PROBLEM TO SOLVE
The data needs to be returned in full, exactly as it reads.
═════ INPUT MATERIAL
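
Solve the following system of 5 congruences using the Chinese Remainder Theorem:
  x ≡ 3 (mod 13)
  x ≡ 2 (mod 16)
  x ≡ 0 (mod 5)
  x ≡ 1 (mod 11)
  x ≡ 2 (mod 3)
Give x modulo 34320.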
══════════
SOLUTION FOR THIS TASK
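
Solve the following system of 5 congruences using the Chinese Remainder Theorem:
  x ≡ 3 (mod 13)
  x ≡ 2 (mod 16)
  x ≡ 0 (mod 5)
  x ≡ 1 (mod 11)
  x ≡ 2 (mod 3)
Give x modulo 34320.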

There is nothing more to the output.